(Stored data entries)
---+---

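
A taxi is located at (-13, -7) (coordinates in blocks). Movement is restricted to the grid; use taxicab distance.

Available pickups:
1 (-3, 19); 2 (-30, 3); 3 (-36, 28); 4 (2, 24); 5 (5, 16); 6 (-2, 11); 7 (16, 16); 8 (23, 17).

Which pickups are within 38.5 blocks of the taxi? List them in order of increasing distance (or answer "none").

2, 6, 1

Distances from (-13, -7):
1: |10| + |26| = 10 + 26 = 36 blocks
2: |-17| + |10| = 17 + 10 = 27 blocks
3: |-23| + |35| = 23 + 35 = 58 blocks
4: |15| + |31| = 15 + 31 = 46 blocks
5: |18| + |23| = 18 + 23 = 41 blocks
6: |11| + |18| = 11 + 18 = 29 blocks
7: |29| + |23| = 29 + 23 = 52 blocks
8: |36| + |24| = 36 + 24 = 60 blocks
Threshold 38.5 blocks: 2 (27 blocks), 6 (29 blocks), 1 (36 blocks) are within range.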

---+---

#### What the task asks:
Nothing should be left out: repeat all of the data exactly.

#### Result below:
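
A taxi is located at (-13, -7) (coordinates in blocks). Movement is restricted to the grid; use taxicab distance.

Available pickups:
1 (-3, 19); 2 (-30, 3); 3 (-36, 28); 4 (2, 24); 5 (5, 16); 6 (-2, 11); 7 (16, 16); 8 (23, 17).

Which pickups are within 38.5 blocks of the taxi? List them in order of increasing distance (or answer "none").

2, 6, 1

Distances from (-13, -7):
1: |10| + |26| = 10 + 26 = 36 blocks
2: |-17| + |10| = 17 + 10 = 27 blocks
3: |-23| + |35| = 23 + 35 = 58 blocks
4: |15| + |31| = 15 + 31 = 46 blocks
5: |18| + |23| = 18 + 23 = 41 blocks
6: |11| + |18| = 11 + 18 = 29 blocks
7: |29| + |23| = 29 + 23 = 52 blocks
8: |36| + |24| = 36 + 24 = 60 blocks
Threshold 38.5 blocks: 2 (27 blocks), 6 (29 blocks), 1 (36 blocks) are within range.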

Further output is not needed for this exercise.